*** Given records ***
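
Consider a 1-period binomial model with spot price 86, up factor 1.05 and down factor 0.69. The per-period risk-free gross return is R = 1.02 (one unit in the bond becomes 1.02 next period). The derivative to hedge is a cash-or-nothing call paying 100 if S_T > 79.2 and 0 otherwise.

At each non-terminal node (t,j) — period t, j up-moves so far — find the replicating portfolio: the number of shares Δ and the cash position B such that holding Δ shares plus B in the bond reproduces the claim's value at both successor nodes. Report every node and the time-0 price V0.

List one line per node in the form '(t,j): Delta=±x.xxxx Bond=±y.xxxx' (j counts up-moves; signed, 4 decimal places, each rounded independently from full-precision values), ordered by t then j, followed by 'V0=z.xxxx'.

(0,0): Delta=3.2300 Bond=-187.9085
V0=89.8693

Under the risk-neutral measure, an up-move has probability p* = (R−d)/(u−d) = 0.9167 and values discount at R = 1.02.
Terminal values V(1,·): V(1,0)=0.0000, V(1,1)=100.0000
(0,0): S=86.0000. Δ = (V_up−V_dn)/(S_up−S_dn) = (100.0000−0.0000)/(90.3000−59.3400) = 3.2300. V = [p*·100.0000 + (1−p*)·0.0000]/1.02 = 89.8693. B = V − Δ·S = -187.9085.
Root portfolio cost Δ·86+B reproduces V0=89.8693.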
*** End of Given records ***
### Exercise directions
Without any change, reproduce the data in full.

### Exercise solution
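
Consider a 1-period binomial model with spot price 86, up factor 1.05 and down factor 0.69. The per-period risk-free gross return is R = 1.02 (one unit in the bond becomes 1.02 next period). The derivative to hedge is a cash-or-nothing call paying 100 if S_T > 79.2 and 0 otherwise.

At each non-terminal node (t,j) — period t, j up-moves so far — find the replicating portfolio: the number of shares Δ and the cash position B such that holding Δ shares plus B in the bond reproduces the claim's value at both successor nodes. Report every node and the time-0 price V0.

List one line per node in the form '(t,j): Delta=±x.xxxx Bond=±y.xxxx' (j counts up-moves; signed, 4 decimal places, each rounded independently from full-precision values), ordered by t then j, followed by 'V0=z.xxxx'.

(0,0): Delta=3.2300 Bond=-187.9085
V0=89.8693

Under the risk-neutral measure, an up-move has probability p* = (R−d)/(u−d) = 0.9167 and values discount at R = 1.02.
Terminal values V(1,·): V(1,0)=0.0000, V(1,1)=100.0000
(0,0): S=86.0000. Δ = (V_up−V_dn)/(S_up−S_dn) = (100.0000−0.0000)/(90.3000−59.3400) = 3.2300. V = [p*·100.0000 + (1−p*)·0.0000]/1.02 = 89.8693. B = V − Δ·S = -187.9085.
Root portfolio cost Δ·86+B reproduces V0=89.8693.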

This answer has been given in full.